Material for this task:
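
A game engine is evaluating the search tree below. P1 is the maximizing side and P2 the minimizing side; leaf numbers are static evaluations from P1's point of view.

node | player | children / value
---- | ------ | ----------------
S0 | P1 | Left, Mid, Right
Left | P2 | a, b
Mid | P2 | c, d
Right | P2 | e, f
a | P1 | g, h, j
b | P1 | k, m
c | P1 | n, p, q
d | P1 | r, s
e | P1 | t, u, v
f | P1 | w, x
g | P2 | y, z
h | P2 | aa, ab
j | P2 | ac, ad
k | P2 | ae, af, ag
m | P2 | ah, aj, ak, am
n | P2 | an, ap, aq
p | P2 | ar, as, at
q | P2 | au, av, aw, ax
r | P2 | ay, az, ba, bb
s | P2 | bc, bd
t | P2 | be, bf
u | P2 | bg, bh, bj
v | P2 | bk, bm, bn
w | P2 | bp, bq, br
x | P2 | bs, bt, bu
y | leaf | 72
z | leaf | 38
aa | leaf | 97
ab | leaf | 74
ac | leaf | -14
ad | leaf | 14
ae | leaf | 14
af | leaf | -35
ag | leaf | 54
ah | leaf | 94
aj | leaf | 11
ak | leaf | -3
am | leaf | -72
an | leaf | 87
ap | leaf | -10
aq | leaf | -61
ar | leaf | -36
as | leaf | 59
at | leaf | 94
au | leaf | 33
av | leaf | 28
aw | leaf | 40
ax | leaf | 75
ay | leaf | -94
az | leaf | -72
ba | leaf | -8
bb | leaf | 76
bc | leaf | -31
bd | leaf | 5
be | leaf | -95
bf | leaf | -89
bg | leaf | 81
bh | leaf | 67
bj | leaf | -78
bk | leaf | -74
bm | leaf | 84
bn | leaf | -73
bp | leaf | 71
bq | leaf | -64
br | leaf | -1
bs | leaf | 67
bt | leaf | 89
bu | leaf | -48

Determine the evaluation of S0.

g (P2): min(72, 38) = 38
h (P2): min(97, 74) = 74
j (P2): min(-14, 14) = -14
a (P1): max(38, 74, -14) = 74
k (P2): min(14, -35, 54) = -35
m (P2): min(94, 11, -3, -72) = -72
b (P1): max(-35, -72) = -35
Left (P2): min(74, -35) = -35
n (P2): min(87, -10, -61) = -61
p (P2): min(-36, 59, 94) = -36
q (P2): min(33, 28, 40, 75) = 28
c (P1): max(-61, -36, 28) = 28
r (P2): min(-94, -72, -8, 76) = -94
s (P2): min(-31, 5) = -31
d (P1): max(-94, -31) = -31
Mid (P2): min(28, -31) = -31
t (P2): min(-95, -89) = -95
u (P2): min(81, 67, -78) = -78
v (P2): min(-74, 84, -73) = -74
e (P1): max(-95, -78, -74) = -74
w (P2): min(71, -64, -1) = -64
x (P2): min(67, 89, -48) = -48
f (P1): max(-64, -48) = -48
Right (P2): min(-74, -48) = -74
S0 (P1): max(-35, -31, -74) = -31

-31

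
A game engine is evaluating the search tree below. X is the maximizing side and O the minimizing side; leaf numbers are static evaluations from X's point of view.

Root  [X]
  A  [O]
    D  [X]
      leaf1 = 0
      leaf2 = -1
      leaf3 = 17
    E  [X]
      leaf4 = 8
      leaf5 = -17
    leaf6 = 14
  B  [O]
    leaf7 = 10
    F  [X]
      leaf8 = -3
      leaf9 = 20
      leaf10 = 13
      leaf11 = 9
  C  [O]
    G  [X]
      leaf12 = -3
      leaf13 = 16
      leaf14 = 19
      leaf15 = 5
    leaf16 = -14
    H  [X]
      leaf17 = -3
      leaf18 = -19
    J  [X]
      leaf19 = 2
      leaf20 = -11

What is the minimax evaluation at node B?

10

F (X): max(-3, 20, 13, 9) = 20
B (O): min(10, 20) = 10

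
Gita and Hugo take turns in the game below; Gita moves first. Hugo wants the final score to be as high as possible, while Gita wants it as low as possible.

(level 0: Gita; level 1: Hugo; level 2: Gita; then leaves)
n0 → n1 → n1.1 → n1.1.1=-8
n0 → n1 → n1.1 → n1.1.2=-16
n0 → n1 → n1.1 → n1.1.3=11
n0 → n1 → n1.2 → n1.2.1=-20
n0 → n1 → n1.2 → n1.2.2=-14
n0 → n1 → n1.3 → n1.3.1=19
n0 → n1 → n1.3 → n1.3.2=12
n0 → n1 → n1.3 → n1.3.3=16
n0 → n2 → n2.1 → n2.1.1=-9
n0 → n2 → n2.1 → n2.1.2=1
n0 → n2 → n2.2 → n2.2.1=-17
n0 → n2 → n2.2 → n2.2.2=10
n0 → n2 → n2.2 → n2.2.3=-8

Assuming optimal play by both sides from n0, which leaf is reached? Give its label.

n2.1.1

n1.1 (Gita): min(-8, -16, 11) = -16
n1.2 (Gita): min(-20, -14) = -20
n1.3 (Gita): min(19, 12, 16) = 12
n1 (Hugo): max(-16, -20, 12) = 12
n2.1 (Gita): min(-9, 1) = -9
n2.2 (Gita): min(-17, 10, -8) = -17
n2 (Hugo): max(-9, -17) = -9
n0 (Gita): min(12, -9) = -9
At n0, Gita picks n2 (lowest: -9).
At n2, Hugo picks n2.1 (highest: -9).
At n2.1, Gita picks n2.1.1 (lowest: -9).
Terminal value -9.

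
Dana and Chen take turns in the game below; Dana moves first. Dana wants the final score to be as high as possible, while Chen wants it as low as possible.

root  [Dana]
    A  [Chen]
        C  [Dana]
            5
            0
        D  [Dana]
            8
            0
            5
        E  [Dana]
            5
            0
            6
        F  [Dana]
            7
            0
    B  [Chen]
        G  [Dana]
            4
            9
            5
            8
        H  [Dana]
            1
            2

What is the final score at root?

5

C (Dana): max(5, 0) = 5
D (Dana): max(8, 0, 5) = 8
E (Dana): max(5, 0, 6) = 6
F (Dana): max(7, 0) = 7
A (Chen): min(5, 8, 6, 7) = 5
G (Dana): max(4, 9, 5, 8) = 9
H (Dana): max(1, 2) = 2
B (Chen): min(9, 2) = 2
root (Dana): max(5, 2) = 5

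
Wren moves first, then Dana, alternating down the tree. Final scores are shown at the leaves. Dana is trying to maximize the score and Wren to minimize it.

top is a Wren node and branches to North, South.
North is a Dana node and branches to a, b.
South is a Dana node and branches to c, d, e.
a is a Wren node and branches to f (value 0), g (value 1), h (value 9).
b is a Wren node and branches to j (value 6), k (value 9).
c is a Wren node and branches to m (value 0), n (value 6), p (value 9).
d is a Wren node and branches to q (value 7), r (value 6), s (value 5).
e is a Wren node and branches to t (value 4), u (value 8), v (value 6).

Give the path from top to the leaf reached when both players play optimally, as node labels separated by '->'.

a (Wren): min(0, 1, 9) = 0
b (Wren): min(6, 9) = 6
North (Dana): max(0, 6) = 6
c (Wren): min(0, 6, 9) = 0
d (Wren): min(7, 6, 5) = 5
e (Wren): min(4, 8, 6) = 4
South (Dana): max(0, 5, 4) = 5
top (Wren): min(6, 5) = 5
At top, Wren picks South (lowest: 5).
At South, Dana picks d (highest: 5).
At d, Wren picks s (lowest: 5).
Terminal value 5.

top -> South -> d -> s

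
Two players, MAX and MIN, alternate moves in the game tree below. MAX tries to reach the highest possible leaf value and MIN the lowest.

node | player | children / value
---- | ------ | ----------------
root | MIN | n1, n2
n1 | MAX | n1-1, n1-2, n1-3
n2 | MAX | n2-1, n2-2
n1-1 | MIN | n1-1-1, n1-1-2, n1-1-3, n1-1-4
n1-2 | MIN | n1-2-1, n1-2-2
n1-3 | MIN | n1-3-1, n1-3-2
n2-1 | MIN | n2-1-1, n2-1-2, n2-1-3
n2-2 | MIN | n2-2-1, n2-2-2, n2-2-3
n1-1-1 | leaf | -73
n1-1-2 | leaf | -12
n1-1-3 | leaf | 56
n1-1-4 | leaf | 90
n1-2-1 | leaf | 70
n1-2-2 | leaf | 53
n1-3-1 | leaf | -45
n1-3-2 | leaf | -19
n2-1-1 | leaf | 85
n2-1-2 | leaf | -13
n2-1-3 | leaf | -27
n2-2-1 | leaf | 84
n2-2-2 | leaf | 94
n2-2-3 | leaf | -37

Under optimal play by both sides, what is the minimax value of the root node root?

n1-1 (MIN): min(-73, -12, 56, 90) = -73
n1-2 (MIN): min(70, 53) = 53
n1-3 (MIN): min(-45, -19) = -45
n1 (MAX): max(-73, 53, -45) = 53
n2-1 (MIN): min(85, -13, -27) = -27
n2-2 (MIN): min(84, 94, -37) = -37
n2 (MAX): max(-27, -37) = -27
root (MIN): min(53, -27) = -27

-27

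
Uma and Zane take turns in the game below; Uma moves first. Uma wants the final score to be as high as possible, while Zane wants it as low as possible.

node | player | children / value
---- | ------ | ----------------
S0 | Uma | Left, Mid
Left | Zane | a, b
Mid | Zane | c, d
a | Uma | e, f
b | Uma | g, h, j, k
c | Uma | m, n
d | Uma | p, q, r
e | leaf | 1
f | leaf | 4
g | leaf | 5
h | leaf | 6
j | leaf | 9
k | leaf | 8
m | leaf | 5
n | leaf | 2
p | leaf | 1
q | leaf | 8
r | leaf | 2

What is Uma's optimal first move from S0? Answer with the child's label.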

==

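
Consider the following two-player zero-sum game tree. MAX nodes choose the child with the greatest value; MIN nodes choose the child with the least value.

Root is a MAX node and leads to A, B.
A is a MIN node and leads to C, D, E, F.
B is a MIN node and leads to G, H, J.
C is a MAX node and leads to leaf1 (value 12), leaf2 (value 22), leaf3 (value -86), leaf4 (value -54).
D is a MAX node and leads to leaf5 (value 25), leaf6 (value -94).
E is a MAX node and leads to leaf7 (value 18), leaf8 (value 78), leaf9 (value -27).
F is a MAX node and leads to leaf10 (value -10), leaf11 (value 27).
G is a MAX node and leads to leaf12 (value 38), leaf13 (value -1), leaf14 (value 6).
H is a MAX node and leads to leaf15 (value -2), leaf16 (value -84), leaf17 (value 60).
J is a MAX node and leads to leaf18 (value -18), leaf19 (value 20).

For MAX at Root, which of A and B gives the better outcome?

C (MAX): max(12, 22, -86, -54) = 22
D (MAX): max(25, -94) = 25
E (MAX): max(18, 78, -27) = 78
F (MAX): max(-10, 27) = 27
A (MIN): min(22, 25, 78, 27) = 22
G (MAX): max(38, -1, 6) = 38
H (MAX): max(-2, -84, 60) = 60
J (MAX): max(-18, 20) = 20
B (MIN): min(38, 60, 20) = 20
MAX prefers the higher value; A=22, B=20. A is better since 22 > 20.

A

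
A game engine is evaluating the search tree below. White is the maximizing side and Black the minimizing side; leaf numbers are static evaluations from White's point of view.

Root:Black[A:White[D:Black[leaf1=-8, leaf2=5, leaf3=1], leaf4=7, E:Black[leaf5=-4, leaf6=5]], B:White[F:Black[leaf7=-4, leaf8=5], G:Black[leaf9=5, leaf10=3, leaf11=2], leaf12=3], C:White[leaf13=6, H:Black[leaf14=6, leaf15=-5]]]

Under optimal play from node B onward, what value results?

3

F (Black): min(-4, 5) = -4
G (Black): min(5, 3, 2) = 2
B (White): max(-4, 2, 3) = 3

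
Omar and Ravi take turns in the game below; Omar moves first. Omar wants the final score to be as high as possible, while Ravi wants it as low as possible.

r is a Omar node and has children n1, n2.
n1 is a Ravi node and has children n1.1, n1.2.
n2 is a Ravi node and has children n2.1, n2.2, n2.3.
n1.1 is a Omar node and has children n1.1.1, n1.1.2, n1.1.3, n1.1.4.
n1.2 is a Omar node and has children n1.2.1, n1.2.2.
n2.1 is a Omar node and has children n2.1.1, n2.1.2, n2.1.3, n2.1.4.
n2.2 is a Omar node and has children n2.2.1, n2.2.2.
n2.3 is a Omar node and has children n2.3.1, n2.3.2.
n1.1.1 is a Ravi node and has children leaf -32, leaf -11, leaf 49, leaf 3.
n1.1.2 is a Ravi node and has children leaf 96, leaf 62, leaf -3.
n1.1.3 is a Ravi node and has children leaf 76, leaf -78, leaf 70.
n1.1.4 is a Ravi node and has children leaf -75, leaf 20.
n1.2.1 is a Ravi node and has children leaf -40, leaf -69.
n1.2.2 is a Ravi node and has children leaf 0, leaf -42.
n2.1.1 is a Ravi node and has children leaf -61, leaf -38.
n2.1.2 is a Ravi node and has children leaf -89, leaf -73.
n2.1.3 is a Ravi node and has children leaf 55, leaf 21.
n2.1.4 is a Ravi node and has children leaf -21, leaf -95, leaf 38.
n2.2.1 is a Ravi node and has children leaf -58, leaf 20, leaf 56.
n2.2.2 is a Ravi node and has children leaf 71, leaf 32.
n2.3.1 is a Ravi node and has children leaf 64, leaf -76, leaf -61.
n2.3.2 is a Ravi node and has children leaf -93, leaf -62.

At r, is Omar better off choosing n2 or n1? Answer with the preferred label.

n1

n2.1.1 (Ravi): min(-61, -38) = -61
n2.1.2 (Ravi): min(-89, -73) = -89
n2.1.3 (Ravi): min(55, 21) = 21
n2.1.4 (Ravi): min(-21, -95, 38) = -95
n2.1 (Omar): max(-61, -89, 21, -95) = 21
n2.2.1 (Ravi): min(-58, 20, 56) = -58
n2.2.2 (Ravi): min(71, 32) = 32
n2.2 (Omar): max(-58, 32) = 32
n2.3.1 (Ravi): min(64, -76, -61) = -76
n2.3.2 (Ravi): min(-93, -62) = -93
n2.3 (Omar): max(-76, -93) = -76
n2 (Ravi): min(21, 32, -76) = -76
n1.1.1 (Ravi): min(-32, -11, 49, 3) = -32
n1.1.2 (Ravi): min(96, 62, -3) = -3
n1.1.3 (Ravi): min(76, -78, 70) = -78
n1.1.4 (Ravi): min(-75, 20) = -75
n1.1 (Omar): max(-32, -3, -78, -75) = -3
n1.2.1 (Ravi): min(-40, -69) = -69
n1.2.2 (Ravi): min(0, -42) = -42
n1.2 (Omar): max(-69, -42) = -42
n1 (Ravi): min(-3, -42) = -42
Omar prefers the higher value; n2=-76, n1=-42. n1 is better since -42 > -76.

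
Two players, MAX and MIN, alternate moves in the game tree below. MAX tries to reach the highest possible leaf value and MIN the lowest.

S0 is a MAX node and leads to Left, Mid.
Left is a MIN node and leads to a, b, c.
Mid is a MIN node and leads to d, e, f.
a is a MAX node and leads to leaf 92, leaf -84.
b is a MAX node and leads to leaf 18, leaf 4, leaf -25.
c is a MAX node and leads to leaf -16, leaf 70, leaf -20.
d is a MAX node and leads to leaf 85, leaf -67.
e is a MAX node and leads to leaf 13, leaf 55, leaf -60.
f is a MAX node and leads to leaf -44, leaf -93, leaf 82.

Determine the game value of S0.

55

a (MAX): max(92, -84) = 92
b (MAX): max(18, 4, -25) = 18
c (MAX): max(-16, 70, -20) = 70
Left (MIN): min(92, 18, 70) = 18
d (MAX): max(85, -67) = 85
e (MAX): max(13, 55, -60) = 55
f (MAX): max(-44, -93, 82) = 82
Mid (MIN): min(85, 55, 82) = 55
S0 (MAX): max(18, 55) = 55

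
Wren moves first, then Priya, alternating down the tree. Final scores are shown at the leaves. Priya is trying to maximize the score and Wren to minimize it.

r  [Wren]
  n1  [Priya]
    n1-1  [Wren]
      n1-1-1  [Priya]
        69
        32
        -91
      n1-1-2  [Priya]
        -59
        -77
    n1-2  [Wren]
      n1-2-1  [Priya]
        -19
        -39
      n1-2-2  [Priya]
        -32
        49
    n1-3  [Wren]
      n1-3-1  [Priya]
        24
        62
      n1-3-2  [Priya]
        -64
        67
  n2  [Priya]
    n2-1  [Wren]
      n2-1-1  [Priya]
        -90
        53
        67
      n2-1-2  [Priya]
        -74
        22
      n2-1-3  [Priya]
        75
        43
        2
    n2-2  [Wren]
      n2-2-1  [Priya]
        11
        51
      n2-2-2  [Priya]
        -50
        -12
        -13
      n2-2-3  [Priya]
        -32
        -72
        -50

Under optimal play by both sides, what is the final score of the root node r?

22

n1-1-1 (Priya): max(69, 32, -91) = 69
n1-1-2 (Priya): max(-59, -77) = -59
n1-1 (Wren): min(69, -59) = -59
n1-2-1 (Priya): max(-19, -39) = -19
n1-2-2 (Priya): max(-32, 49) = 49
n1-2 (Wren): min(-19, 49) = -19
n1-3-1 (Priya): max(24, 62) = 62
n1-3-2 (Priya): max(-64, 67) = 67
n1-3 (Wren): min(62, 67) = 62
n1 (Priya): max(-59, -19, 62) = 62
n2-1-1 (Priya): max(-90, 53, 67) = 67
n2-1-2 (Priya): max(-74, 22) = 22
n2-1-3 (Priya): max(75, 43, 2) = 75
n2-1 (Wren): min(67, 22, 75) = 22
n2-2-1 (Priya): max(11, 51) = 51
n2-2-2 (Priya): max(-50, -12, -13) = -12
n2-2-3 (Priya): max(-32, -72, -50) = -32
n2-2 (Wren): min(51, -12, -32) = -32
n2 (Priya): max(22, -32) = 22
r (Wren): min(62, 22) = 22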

...

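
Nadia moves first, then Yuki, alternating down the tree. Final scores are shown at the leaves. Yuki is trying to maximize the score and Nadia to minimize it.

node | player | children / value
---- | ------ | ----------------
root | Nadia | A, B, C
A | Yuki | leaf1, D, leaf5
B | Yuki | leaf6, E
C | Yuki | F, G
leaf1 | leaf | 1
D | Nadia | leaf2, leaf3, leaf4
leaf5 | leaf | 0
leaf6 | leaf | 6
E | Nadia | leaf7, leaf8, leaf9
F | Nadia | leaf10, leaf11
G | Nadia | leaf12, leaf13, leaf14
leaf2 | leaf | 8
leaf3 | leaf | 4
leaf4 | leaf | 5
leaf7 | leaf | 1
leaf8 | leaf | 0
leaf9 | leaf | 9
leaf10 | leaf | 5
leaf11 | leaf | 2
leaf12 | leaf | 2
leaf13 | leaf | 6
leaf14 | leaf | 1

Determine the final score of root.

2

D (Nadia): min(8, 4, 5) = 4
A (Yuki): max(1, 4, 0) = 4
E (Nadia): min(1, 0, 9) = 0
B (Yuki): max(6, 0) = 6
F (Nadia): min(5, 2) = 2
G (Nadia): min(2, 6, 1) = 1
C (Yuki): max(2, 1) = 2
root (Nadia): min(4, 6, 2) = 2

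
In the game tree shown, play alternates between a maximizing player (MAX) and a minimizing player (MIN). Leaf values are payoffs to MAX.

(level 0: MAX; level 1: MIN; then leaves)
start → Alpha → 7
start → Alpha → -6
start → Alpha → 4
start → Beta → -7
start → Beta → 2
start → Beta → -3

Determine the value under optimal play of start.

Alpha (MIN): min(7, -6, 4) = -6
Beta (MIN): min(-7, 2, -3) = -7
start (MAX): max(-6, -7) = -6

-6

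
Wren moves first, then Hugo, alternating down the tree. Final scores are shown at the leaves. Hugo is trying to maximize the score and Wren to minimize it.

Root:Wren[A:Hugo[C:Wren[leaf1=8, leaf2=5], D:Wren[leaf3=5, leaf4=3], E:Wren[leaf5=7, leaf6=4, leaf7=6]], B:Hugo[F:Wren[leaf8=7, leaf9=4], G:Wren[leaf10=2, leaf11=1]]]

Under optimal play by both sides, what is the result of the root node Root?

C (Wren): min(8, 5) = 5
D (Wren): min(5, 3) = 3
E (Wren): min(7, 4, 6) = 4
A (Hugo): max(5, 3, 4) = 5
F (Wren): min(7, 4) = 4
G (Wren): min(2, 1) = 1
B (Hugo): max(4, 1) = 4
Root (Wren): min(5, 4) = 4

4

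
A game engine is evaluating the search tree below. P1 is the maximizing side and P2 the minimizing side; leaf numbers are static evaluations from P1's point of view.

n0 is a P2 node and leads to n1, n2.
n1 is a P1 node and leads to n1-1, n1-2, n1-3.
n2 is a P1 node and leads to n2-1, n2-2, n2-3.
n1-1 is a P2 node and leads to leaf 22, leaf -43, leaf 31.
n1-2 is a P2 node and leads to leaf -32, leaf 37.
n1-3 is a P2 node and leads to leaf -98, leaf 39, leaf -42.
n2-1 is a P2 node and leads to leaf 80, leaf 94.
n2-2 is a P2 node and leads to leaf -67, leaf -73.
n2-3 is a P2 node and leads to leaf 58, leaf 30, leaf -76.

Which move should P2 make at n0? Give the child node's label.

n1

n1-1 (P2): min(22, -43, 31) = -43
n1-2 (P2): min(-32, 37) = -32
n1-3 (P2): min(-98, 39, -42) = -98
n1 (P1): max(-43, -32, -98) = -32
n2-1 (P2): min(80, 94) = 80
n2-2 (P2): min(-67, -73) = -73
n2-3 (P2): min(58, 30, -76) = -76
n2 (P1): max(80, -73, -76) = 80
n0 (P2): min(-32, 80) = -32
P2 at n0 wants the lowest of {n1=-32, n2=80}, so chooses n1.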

Task objective: Your answer must be the lines above from the one containing "S0 | P1 | Left, Mid, Right" to the one containing "bu | leaf | -48", both included, restated word for word.

Output of the exercise:
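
S0 | P1 | Left, Mid, Right
Left | P2 | a, b
Mid | P2 | c, d
Right | P2 | e, f
a | P1 | g, h, j
b | P1 | k, m
c | P1 | n, p, q
d | P1 | r, s
e | P1 | t, u, v
f | P1 | w, x
g | P2 | y, z
h | P2 | aa, ab
j | P2 | ac, ad
k | P2 | ae, af, ag
m | P2 | ah, aj, ak, am
n | P2 | an, ap, aq
p | P2 | ar, as, at
q | P2 | au, av, aw, ax
r | P2 | ay, az, ba, bb
s | P2 | bc, bd
t | P2 | be, bf
u | P2 | bg, bh, bj
v | P2 | bk, bm, bn
w | P2 | bp, bq, br
x | P2 | bs, bt, bu
y | leaf | 72
z | leaf | 38
aa | leaf | 97
ab | leaf | 74
ac | leaf | -14
ad | leaf | 14
ae | leaf | 14
af | leaf | -35
ag | leaf | 54
ah | leaf | 94
aj | leaf | 11
ak | leaf | -3
am | leaf | -72
an | leaf | 87
ap | leaf | -10
aq | leaf | -61
ar | leaf | -36
as | leaf | 59
at | leaf | 94
au | leaf | 33
av | leaf | 28
aw | leaf | 40
ax | leaf | 75
ay | leaf | -94
az | leaf | -72
ba | leaf | -8
bb | leaf | 76
bc | leaf | -31
bd | leaf | 5
be | leaf | -95
bf | leaf | -89
bg | leaf | 81
bh | leaf | 67
bj | leaf | -78
bk | leaf | -74
bm | leaf | 84
bn | leaf | -73
bp | leaf | 71
bq | leaf | -64
br | leaf | -1
bs | leaf | 67
bt | leaf | 89
bu | leaf | -48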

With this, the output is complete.